*WORK ITEM*: In the records that follow, find each line containing "exactly" and copy it.

*GIVEN DATA*:
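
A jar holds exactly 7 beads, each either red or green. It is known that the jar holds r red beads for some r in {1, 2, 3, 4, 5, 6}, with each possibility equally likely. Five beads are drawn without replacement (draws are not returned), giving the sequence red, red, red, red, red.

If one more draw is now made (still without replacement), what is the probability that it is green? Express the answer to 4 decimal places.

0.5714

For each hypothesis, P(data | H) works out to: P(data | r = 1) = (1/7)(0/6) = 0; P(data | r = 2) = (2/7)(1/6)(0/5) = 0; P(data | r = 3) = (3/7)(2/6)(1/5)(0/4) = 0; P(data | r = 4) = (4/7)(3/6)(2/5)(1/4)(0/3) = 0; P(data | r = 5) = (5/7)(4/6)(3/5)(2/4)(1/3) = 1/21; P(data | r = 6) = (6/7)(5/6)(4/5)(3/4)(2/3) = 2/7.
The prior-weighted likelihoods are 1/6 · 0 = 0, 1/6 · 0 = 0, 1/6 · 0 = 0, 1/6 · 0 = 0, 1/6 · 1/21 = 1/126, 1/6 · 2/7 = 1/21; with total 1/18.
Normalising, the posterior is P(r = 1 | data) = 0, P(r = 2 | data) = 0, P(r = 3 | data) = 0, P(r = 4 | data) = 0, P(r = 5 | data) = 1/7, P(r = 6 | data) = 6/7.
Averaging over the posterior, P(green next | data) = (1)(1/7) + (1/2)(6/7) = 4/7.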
==
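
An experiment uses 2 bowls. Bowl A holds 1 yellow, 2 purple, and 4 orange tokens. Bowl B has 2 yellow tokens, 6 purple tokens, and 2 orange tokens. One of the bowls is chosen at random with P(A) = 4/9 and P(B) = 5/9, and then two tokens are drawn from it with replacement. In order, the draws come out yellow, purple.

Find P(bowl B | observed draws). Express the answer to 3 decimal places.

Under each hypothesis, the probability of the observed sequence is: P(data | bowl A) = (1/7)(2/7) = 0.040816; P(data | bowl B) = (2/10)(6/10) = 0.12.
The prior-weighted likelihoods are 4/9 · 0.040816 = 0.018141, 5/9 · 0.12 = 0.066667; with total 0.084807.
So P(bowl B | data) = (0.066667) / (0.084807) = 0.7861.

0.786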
---
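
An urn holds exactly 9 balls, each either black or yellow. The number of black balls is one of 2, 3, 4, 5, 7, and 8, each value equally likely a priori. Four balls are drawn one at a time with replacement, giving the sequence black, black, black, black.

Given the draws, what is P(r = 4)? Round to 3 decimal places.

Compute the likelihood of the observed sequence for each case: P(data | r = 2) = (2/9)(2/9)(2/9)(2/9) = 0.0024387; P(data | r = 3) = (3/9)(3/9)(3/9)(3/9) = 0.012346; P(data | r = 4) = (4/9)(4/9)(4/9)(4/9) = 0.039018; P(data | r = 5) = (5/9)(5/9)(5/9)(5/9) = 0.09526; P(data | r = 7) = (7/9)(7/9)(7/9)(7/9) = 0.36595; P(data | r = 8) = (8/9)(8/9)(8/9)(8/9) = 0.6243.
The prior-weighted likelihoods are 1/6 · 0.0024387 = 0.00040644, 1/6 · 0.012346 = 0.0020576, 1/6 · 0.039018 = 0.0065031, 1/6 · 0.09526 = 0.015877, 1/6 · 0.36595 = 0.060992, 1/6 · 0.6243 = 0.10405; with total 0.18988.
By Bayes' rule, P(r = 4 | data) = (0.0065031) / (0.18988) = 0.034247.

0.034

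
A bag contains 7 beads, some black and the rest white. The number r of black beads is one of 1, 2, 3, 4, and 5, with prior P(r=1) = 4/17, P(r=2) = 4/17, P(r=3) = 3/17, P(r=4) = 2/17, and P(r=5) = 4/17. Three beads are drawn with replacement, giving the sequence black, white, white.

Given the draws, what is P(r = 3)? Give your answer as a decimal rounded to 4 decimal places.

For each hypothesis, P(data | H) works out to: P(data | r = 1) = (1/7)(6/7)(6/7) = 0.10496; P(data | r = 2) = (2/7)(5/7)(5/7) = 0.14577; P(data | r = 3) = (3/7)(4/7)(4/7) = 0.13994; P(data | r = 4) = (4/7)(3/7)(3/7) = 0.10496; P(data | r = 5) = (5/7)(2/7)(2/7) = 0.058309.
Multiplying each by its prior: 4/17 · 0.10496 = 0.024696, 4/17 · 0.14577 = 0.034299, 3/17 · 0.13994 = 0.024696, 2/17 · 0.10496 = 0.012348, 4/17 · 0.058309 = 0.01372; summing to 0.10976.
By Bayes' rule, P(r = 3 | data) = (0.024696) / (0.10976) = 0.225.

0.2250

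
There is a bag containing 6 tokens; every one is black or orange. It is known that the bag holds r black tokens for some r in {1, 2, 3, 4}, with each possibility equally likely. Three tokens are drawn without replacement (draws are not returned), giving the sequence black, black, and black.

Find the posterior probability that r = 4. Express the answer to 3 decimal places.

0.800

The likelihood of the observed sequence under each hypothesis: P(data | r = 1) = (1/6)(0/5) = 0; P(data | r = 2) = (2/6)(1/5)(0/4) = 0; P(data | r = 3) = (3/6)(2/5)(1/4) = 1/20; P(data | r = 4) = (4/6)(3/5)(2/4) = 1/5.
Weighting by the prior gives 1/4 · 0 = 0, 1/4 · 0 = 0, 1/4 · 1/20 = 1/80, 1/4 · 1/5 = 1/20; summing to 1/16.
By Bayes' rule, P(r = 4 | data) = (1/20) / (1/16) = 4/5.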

*OUTPUT BELOW*:
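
A jar holds exactly 7 beads, each either red or green. It is known that the jar holds r red beads for some r in {1, 2, 3, 4, 5, 6}, with each possibility equally likely. Five beads are drawn without replacement (draws are not returned), giving the sequence red, red, red, red, red.
An urn holds exactly 9 balls, each either black or yellow. The number of black balls is one of 2, 3, 4, 5, 7, and 8, each value equally likely a priori. Four balls are drawn one at a time with replacement, giving the sequence black, black, black, black.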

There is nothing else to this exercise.